Start of Given data
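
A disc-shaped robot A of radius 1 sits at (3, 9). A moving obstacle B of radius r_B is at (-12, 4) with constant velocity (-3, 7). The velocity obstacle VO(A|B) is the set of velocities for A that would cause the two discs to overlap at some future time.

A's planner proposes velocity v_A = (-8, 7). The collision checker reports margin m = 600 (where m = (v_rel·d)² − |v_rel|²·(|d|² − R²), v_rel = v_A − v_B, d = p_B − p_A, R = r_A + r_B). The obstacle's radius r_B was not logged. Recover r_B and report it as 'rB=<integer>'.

m = 600
d = (-15, -5);  v_rel = (-5, 0),  |v_rel|² = 25
v_rel×d = (-5)·(-5) − (0)·(-15) = 25
since m = R²·25 − 25²:  R² = (625 + 600) / 25 = 49
R = √49 = 7  ⇒  r_B = 7 − 1 = 6

rB=6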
End of Given data
• [Assigned task]: Output only the lines from the one that contains "A's planner proposes" through the last line of the data above, each restated exactly.

• [Result below]:
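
A's planner proposes velocity v_A = (-8, 7). The collision checker reports margin m = 600 (where m = (v_rel·d)² − |v_rel|²·(|d|² − R²), v_rel = v_A − v_B, d = p_B − p_A, R = r_A + r_B). The obstacle's radius r_B was not logged. Recover r_B and report it as 'rB=<integer>'.

m = 600
d = (-15, -5);  v_rel = (-5, 0),  |v_rel|² = 25
v_rel×d = (-5)·(-5) − (0)·(-15) = 25
since m = R²·25 − 25²:  R² = (625 + 600) / 25 = 49
R = √49 = 7  ⇒  r_B = 7 − 1 = 6

rB=6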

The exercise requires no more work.